What you are asked to do = Consider the listing below. Extract exactly the lines from the line containing "observed at p'=(3791/500,-352/125)." to the line containing "k_att=1, k_rep=34, robot", both included.

Start of Material for the task

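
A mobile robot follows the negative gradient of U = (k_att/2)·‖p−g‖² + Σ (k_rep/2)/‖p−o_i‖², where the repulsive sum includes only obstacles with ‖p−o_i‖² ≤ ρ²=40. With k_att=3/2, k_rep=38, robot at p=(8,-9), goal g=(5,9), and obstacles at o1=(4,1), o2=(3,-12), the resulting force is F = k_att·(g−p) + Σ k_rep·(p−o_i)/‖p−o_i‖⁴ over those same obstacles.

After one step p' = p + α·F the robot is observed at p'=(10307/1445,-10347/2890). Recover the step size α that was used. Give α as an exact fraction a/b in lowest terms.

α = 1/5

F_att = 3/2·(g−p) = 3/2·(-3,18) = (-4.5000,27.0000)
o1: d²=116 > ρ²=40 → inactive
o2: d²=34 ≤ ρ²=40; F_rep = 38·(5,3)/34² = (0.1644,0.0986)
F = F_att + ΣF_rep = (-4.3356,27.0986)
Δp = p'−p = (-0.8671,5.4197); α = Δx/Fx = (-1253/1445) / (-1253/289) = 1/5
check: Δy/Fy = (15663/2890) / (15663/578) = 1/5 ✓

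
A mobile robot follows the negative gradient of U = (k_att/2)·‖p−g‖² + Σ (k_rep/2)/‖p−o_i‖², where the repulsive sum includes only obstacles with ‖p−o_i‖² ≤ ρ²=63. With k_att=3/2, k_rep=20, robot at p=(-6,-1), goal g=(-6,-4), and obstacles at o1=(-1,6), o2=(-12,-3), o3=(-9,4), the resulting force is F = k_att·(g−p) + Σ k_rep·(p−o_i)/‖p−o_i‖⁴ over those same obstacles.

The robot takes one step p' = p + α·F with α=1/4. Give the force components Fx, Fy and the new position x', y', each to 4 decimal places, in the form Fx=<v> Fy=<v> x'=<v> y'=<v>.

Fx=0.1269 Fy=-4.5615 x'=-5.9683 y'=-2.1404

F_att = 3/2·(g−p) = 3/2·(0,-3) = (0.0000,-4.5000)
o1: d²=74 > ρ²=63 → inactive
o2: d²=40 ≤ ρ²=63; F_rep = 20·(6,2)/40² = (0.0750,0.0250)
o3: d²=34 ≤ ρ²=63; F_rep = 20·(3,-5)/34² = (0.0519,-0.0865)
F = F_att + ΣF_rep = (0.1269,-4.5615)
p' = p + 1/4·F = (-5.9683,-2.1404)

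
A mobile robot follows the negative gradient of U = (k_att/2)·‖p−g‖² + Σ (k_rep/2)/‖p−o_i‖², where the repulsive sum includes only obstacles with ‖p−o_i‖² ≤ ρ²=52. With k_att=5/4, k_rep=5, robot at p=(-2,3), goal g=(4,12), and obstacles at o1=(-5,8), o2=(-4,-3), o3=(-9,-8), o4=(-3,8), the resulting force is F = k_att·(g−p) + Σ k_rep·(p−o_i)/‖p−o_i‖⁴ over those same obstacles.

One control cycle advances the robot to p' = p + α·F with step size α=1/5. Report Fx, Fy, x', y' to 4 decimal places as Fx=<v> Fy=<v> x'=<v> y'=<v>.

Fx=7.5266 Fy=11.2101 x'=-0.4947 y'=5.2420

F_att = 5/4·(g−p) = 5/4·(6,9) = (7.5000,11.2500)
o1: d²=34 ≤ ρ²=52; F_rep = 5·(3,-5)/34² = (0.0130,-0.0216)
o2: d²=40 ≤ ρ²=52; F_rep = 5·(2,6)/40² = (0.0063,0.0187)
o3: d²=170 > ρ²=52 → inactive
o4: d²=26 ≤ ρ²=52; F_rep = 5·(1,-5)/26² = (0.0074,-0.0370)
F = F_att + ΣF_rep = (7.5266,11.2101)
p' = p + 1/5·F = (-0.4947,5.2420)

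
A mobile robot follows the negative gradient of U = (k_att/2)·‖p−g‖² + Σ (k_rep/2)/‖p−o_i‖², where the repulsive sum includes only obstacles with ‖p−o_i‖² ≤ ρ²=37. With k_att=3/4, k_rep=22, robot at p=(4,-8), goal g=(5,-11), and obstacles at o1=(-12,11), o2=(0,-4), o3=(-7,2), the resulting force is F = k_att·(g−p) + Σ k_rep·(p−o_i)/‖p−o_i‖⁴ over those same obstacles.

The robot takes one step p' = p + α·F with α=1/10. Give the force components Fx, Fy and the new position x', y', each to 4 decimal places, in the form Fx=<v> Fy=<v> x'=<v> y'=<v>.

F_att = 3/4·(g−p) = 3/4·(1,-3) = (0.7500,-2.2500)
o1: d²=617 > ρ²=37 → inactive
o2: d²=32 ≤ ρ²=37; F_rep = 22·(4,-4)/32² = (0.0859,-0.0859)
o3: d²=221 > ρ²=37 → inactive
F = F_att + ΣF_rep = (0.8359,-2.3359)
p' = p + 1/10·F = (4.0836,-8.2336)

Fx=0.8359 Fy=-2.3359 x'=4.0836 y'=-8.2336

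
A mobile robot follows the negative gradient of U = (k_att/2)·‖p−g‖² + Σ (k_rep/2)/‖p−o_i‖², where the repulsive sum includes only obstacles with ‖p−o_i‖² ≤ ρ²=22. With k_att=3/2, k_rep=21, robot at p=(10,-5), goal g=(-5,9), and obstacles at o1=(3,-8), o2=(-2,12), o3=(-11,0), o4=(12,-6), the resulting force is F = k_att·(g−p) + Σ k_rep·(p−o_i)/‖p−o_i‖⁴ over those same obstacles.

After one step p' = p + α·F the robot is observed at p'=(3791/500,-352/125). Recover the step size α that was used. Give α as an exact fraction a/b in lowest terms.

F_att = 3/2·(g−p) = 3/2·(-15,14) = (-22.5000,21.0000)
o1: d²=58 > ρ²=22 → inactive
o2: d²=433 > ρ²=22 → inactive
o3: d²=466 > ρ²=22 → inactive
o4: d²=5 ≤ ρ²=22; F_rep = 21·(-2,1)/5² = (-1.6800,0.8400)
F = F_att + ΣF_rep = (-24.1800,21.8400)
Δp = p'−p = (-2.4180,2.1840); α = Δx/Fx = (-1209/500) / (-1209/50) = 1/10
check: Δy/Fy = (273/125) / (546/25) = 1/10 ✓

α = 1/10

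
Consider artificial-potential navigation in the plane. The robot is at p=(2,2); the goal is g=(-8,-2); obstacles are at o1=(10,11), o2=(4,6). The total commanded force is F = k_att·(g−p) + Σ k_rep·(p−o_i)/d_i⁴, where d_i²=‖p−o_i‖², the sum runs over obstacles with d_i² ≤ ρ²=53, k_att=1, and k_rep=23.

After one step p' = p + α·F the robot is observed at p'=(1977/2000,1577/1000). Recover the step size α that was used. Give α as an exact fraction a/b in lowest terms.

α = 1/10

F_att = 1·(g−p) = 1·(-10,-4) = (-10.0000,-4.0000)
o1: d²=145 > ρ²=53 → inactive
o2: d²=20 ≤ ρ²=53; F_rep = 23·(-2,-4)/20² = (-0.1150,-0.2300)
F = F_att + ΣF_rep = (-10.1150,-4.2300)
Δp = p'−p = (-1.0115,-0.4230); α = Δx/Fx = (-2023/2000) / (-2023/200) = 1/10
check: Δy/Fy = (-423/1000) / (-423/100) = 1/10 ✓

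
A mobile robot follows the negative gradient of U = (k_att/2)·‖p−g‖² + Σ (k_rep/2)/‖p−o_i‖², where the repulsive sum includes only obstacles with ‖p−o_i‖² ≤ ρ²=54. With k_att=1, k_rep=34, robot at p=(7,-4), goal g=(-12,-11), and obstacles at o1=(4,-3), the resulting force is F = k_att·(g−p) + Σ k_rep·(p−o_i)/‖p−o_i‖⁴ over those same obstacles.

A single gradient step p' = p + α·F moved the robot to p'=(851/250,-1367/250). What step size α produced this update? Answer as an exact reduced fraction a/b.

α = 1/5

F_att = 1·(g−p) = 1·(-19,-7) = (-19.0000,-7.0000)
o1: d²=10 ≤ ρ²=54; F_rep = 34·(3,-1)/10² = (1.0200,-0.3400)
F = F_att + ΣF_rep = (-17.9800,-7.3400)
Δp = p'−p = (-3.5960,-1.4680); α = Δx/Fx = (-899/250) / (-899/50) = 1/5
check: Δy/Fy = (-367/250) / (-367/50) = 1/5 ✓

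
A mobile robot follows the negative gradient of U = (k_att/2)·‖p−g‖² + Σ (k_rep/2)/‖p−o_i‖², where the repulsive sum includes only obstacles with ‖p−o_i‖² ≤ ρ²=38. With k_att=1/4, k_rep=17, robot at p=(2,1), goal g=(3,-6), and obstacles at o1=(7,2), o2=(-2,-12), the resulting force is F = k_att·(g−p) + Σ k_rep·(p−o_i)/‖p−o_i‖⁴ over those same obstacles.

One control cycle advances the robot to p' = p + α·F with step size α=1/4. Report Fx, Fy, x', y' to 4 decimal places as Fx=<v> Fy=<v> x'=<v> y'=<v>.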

End of Material for the task

Task output =
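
After one step p' = p + α·F the robot is observed at p'=(3791/500,-352/125). Recover the step size α that was used. Give α as an exact fraction a/b in lowest terms.

F_att = 3/2·(g−p) = 3/2·(-15,14) = (-22.5000,21.0000)
o1: d²=58 > ρ²=22 → inactive
o2: d²=433 > ρ²=22 → inactive
o3: d²=466 > ρ²=22 → inactive
o4: d²=5 ≤ ρ²=22; F_rep = 21·(-2,1)/5² = (-1.6800,0.8400)
F = F_att + ΣF_rep = (-24.1800,21.8400)
Δp = p'−p = (-2.4180,2.1840); α = Δx/Fx = (-1209/500) / (-1209/50) = 1/10
check: Δy/Fy = (273/125) / (546/25) = 1/10 ✓

α = 1/10

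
Consider artificial-potential navigation in the plane. The robot is at p=(2,2); the goal is g=(-8,-2); obstacles are at o1=(10,11), o2=(4,6). The total commanded force is F = k_att·(g−p) + Σ k_rep·(p−o_i)/d_i⁴, where d_i²=‖p−o_i‖², the sum runs over obstacles with d_i² ≤ ρ²=53, k_att=1, and k_rep=23.

After one step p' = p + α·F the robot is observed at p'=(1977/2000,1577/1000). Recover the step size α that was used. Give α as an exact fraction a/b in lowest terms.

α = 1/10

F_att = 1·(g−p) = 1·(-10,-4) = (-10.0000,-4.0000)
o1: d²=145 > ρ²=53 → inactive
o2: d²=20 ≤ ρ²=53; F_rep = 23·(-2,-4)/20² = (-0.1150,-0.2300)
F = F_att + ΣF_rep = (-10.1150,-4.2300)
Δp = p'−p = (-1.0115,-0.4230); α = Δx/Fx = (-2023/2000) / (-2023/200) = 1/10
check: Δy/Fy = (-423/1000) / (-423/100) = 1/10 ✓

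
A mobile robot follows the negative gradient of U = (k_att/2)·‖p−g‖² + Σ (k_rep/2)/‖p−o_i‖², where the repulsive sum includes only obstacles with ‖p−o_i‖² ≤ ρ²=54. With k_att=1, k_rep=34, robot at p=(7,-4), goal g=(-12,-11), and obstacles at o1=(4,-3), the resulting force is F = k_att·(g−p) + Σ k_rep·(p−o_i)/‖p−o_i‖⁴ over those same obstacles.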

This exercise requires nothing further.